What is being asked
Print every line of the records below exactly as it reads.

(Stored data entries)

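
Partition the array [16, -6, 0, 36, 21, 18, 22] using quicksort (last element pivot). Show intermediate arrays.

Partition 1: pivot=22 at index 5 -> [16, -6, 0, 21, 18, 22, 36]
Partition 2: pivot=18 at index 3 -> [16, -6, 0, 18, 21, 22, 36]
Partition 3: pivot=0 at index 1 -> [-6, 0, 16, 18, 21, 22, 36]


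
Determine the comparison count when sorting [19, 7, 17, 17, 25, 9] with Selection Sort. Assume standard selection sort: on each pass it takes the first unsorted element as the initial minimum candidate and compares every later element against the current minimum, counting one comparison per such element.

Pass 1: scan indices 1..5 for the minimum = 5 comparison(s); min is 7, place at index 0 -> [7, 19, 17, 17, 25, 9]
Pass 2: scan indices 2..5 for the minimum = 4 comparison(s); min is 9, place at index 1 -> [7, 9, 17, 17, 25, 19]
Pass 3: scan indices 3..5 for the minimum = 3 comparison(s); min is 17, place at index 2 -> [7, 9, 17, 17, 25, 19]
Pass 4: scan indices 4..5 for the minimum = 2 comparison(s); min is 17, place at index 3 -> [7, 9, 17, 17, 25, 19]
Pass 5: scan indices 5..5 for the minimum = 1 comparison(s); min is 19, place at index 4 -> [7, 9, 17, 17, 19, 25]
Selection sort always scans the whole unsorted suffix, so the count is (n-1) + (n-2) + ... + 1 = n(n-1)/2 = 6*5/2 = 15 regardless of the input order.
Total comparisons: 5 + 4 + 3 + 2 + 1 = 15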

Result of this exercise
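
Partition the array [16, -6, 0, 36, 21, 18, 22] using quicksort (last element pivot). Show intermediate arrays.

Partition 1: pivot=22 at index 5 -> [16, -6, 0, 21, 18, 22, 36]
Partition 2: pivot=18 at index 3 -> [16, -6, 0, 18, 21, 22, 36]
Partition 3: pivot=0 at index 1 -> [-6, 0, 16, 18, 21, 22, 36]


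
Determine the comparison count when sorting [19, 7, 17, 17, 25, 9] with Selection Sort. Assume standard selection sort: on each pass it takes the first unsorted element as the initial minimum candidate and compares every later element against the current minimum, counting one comparison per such element.

Pass 1: scan indices 1..5 for the minimum = 5 comparison(s); min is 7, place at index 0 -> [7, 19, 17, 17, 25, 9]
Pass 2: scan indices 2..5 for the minimum = 4 comparison(s); min is 9, place at index 1 -> [7, 9, 17, 17, 25, 19]
Pass 3: scan indices 3..5 for the minimum = 3 comparison(s); min is 17, place at index 2 -> [7, 9, 17, 17, 25, 19]
Pass 4: scan indices 4..5 for the minimum = 2 comparison(s); min is 17, place at index 3 -> [7, 9, 17, 17, 25, 19]
Pass 5: scan indices 5..5 for the minimum = 1 comparison(s); min is 19, place at index 4 -> [7, 9, 17, 17, 19, 25]
Selection sort always scans the whole unsorted suffix, so the count is (n-1) + (n-2) + ... + 1 = n(n-1)/2 = 6*5/2 = 15 regardless of the input order.
Total comparisons: 5 + 4 + 3 + 2 + 1 = 15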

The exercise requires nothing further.